> [Requirement]
Copy out each line below exactly as written.

(Dataset extract begins)

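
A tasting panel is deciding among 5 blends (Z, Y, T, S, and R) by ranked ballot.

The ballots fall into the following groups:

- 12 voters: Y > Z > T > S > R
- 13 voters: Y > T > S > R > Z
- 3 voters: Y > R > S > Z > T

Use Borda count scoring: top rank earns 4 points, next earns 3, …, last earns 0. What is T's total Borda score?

Borda scores:
  Z: 12·3 + 13·0 + 3·1 = 39
  Y: 12·4 + 13·4 + 3·4 = 112
  T: 12·2 + 13·3 + 3·0 = 63
  S: 12·1 + 13·2 + 3·2 = 44
  R: 12·0 + 13·1 + 3·3 = 22

63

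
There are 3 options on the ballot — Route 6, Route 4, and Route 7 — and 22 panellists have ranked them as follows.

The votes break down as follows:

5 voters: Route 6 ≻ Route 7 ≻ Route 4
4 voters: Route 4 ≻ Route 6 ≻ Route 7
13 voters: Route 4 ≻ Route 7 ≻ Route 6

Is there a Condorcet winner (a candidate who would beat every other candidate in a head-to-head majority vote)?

Yes

Head-to-head results (22 voters total):
Route 6 vs Route 4: Route 4 wins 17–5.
Route 6 vs Route 7: Route 7 wins 13–9.
Route 4 vs Route 7: Route 4 wins 17–5.
Route 4 beats each rival — Route 6 (17–5), Route 7 (17–5) — so Route 4 is the Condorcet winner.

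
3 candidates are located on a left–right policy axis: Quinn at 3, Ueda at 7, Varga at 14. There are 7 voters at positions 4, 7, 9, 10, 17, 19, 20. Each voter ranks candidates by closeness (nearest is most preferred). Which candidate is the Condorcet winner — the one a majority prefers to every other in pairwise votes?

Ueda

With single-peaked preferences on a line, the Condorcet winner is the candidate closest to the median voter.
The median voter (position 10) is closest to Ueda at 7.
Check: Ueda vs Quinn — voters closer to Ueda: 6 of 7.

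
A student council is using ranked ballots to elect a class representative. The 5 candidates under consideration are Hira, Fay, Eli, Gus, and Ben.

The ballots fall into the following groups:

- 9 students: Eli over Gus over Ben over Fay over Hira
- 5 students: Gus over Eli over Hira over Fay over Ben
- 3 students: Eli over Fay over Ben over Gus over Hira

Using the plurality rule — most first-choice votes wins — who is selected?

Eli

First-place vote totals:
  Hira: 0
  Fay: 0
  Eli: 12
  Gus: 5
  Ben: 0
Eli has the most first-place votes.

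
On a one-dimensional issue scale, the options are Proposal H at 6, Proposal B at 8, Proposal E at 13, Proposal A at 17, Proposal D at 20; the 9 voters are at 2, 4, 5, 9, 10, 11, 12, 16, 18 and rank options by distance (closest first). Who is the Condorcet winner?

Proposal B

With single-peaked preferences on a line, the Condorcet winner is the candidate closest to the median voter.
The median voter (position 10) is closest to Proposal B at 8.
Check: Proposal B vs Proposal H — voters closer to Proposal B: 6 of 9.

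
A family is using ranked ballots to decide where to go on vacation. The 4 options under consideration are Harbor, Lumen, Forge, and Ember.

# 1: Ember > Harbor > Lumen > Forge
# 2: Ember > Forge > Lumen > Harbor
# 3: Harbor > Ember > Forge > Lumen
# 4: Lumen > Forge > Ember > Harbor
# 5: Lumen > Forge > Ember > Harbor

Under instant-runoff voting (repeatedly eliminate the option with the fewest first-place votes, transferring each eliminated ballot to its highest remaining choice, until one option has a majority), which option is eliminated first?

Round 1: Lumen 2, Ember 2, Harbor 1, Forge 0. Forge has the fewest and is eliminated.
Round 2: Lumen 2, Ember 2, Harbor 1. Harbor has the fewest and is eliminated.
Round 3: Ember 3, Lumen 2. Ember has a majority.

Forge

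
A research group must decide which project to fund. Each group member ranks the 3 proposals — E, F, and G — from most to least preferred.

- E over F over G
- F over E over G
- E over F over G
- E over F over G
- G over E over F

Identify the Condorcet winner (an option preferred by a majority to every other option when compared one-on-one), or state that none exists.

E

Head-to-head results (5 voters total):
E vs F: E wins 4–1.
E vs G: E wins 4–1.
F vs G: F wins 4–1.
E beats each rival — F (4–1), G (4–1) — so E is the Condorcet winner.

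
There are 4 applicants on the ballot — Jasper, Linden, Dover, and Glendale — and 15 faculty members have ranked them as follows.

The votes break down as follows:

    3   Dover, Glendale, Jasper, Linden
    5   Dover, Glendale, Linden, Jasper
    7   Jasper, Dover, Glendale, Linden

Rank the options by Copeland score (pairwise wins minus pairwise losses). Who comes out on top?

Dover

Pairwise results:
  Jasper vs Linden: Jasper wins 10–5.
  Jasper vs Dover: Dover wins 8–7.
  Jasper vs Glendale: Glendale wins 8–7.
  Linden vs Dover: Dover wins 15–0.
  Linden vs Glendale: Glendale wins 15–0.
  Dover vs Glendale: Dover wins 15–0.
Copeland scores (wins − losses):
  Jasper: 1 − 2 = -1
  Linden: 0 − 3 = -3
  Dover: 3 − 0 = 3
  Glendale: 2 − 1 = 1
Dover has the best Copeland score.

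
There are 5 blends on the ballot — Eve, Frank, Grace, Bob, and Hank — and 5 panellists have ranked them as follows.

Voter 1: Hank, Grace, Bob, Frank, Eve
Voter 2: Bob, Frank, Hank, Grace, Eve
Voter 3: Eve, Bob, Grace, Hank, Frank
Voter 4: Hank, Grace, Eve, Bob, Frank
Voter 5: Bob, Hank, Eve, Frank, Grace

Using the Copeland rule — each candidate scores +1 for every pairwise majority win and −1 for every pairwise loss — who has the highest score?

Bob

Pairwise results:
  Eve vs Frank: Eve wins 3–2.
  Eve vs Grace: Grace wins 3–2.
  Eve vs Bob: Bob wins 3–2.
  Eve vs Hank: Hank wins 4–1.
  Frank vs Grace: Grace wins 3–2.
  Frank vs Bob: Bob wins 5–0.
  Frank vs Hank: Hank wins 4–1.
  Grace vs Bob: Bob wins 3–2.
  Grace vs Hank: Hank wins 4–1.
  Bob vs Hank: Bob wins 3–2.
Copeland scores (wins − losses):
  Eve: 1 − 3 = -2
  Frank: 0 − 4 = -4
  Grace: 2 − 2 = 0
  Bob: 4 − 0 = 4
  Hank: 3 − 1 = 2
Bob has the best Copeland score.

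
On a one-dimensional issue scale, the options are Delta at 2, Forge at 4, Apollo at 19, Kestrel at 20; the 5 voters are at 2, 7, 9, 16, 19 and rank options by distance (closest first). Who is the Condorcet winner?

With single-peaked preferences on a line, the Condorcet winner is the candidate closest to the median voter.
The median voter (position 9) is closest to Forge at 4.
Check: Forge vs Delta — voters closer to Forge: 4 of 5.

Forge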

(Dataset extract ends)

> [Task solution]
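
A tasting panel is deciding among 5 blends (Z, Y, T, S, and R) by ranked ballot.

The ballots fall into the following groups:

- 12 voters: Y > Z > T > S > R
- 13 voters: Y > T > S > R > Z
- 3 voters: Y > R > S > Z > T

Use Borda count scoring: top rank earns 4 points, next earns 3, …, last earns 0. What is T's total Borda score?

Borda scores:
  Z: 12·3 + 13·0 + 3·1 = 39
  Y: 12·4 + 13·4 + 3·4 = 112
  T: 12·2 + 13·3 + 3·0 = 63
  S: 12·1 + 13·2 + 3·2 = 44
  R: 12·0 + 13·1 + 3·3 = 22

63

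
There are 3 options on the ballot — Route 6, Route 4, and Route 7 — and 22 panellists have ranked them as follows.

The votes break down as follows:

5 voters: Route 6 ≻ Route 7 ≻ Route 4
4 voters: Route 4 ≻ Route 6 ≻ Route 7
13 voters: Route 4 ≻ Route 7 ≻ Route 6

Is there a Condorcet winner (a candidate who would beat every other candidate in a head-to-head majority vote)?

Yes

Head-to-head results (22 voters total):
Route 6 vs Route 4: Route 4 wins 17–5.
Route 6 vs Route 7: Route 7 wins 13–9.
Route 4 vs Route 7: Route 4 wins 17–5.
Route 4 beats each rival — Route 6 (17–5), Route 7 (17–5) — so Route 4 is the Condorcet winner.

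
3 candidates are located on a left–right policy axis: Quinn at 3, Ueda at 7, Varga at 14. There are 7 voters at positions 4, 7, 9, 10, 17, 19, 20. Each voter ranks candidates by closeness (nearest is most preferred). Which candidate is the Condorcet winner — the one a majority prefers to every other in pairwise votes?

Ueda

With single-peaked preferences on a line, the Condorcet winner is the candidate closest to the median voter.
The median voter (position 10) is closest to Ueda at 7.
Check: Ueda vs Quinn — voters closer to Ueda: 6 of 7.

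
A student council is using ranked ballots to elect a class representative. The 5 candidates under consideration are Hira, Fay, Eli, Gus, and Ben.

The ballots fall into the following groups:

- 9 students: Eli over Gus over Ben over Fay over Hira
- 5 students: Gus over Eli over Hira over Fay over Ben
- 3 students: Eli over Fay over Ben over Gus over Hira

Using the plurality rule — most first-choice votes wins — who is selected?

Eli

First-place vote totals:
  Hira: 0
  Fay: 0
  Eli: 12
  Gus: 5
  Ben: 0
Eli has the most first-place votes.

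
On a one-dimensional issue scale, the options are Proposal H at 6, Proposal B at 8, Proposal E at 13, Proposal A at 17, Proposal D at 20; the 9 voters are at 2, 4, 5, 9, 10, 11, 12, 16, 18 and rank options by distance (closest first). Who is the Condorcet winner?

Proposal B

With single-peaked preferences on a line, the Condorcet winner is the candidate closest to the median voter.
The median voter (position 10) is closest to Proposal B at 8.
Check: Proposal B vs Proposal H — voters closer to Proposal B: 6 of 9.

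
A family is using ranked ballots to decide where to go on vacation. The 4 options under consideration are Harbor, Lumen, Forge, and Ember.

# 1: Ember > Harbor > Lumen > Forge
# 2: Ember > Forge > Lumen > Harbor
# 3: Harbor > Ember > Forge > Lumen
# 4: Lumen > Forge > Ember > Harbor
# 5: Lumen > Forge > Ember > Harbor

Under instant-runoff voting (repeatedly eliminate the option with the fewest first-place votes, transferring each eliminated ballot to its highest remaining choice, until one option has a majority), which option is eliminated first?

Round 1: Lumen 2, Ember 2, Harbor 1, Forge 0. Forge has the fewest and is eliminated.
Round 2: Lumen 2, Ember 2, Harbor 1. Harbor has the fewest and is eliminated.
Round 3: Ember 3, Lumen 2. Ember has a majority.

Forge

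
A research group must decide which project to fund. Each group member ranks the 3 proposals — E, F, and G — from most to least preferred.

- E over F over G
- F over E over G
- E over F over G
- E over F over G
- G over E over F

Identify the Condorcet winner (an option preferred by a majority to every other option when compared one-on-one), or state that none exists.

E

Head-to-head results (5 voters total):
E vs F: E wins 4–1.
E vs G: E wins 4–1.
F vs G: F wins 4–1.
E beats each rival — F (4–1), G (4–1) — so E is the Condorcet winner.

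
There are 4 applicants on the ballot — Jasper, Linden, Dover, and Glendale — and 15 faculty members have ranked them as follows.

The votes break down as follows:

    3   Dover, Glendale, Jasper, Linden
    5   Dover, Glendale, Linden, Jasper
    7   Jasper, Dover, Glendale, Linden

Rank the options by Copeland score (pairwise wins minus pairwise losses). Who comes out on top?

Dover

Pairwise results:
  Jasper vs Linden: Jasper wins 10–5.
  Jasper vs Dover: Dover wins 8–7.
  Jasper vs Glendale: Glendale wins 8–7.
  Linden vs Dover: Dover wins 15–0.
  Linden vs Glendale: Glendale wins 15–0.
  Dover vs Glendale: Dover wins 15–0.
Copeland scores (wins − losses):
  Jasper: 1 − 2 = -1
  Linden: 0 − 3 = -3
  Dover: 3 − 0 = 3
  Glendale: 2 − 1 = 1
Dover has the best Copeland score.

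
There are 5 blends on the ballot — Eve, Frank, Grace, Bob, and Hank — and 5 panellists have ranked them as follows.

Voter 1: Hank, Grace, Bob, Frank, Eve
Voter 2: Bob, Frank, Hank, Grace, Eve
Voter 3: Eve, Bob, Grace, Hank, Frank
Voter 4: Hank, Grace, Eve, Bob, Frank
Voter 5: Bob, Hank, Eve, Frank, Grace

Using the Copeland rule — each candidate scores +1 for every pairwise majority win and −1 for every pairwise loss — who has the highest score?

Bob

Pairwise results:
  Eve vs Frank: Eve wins 3–2.
  Eve vs Grace: Grace wins 3–2.
  Eve vs Bob: Bob wins 3–2.
  Eve vs Hank: Hank wins 4–1.
  Frank vs Grace: Grace wins 3–2.
  Frank vs Bob: Bob wins 5–0.
  Frank vs Hank: Hank wins 4–1.
  Grace vs Bob: Bob wins 3–2.
  Grace vs Hank: Hank wins 4–1.
  Bob vs Hank: Bob wins 3–2.
Copeland scores (wins − losses):
  Eve: 1 − 3 = -2
  Frank: 0 − 4 = -4
  Grace: 2 − 2 = 0
  Bob: 4 − 0 = 4
  Hank: 3 − 1 = 2
Bob has the best Copeland score.

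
On a one-dimensional issue scale, the options are Delta at 2, Forge at 4, Apollo at 19, Kestrel at 20; the 5 voters are at 2, 7, 9, 16, 19 and rank options by distance (closest first). Who is the Condorcet winner?

With single-peaked preferences on a line, the Condorcet winner is the candidate closest to the median voter.
The median voter (position 9) is closest to Forge at 4.
Check: Forge vs Delta — voters closer to Forge: 4 of 5.

Forge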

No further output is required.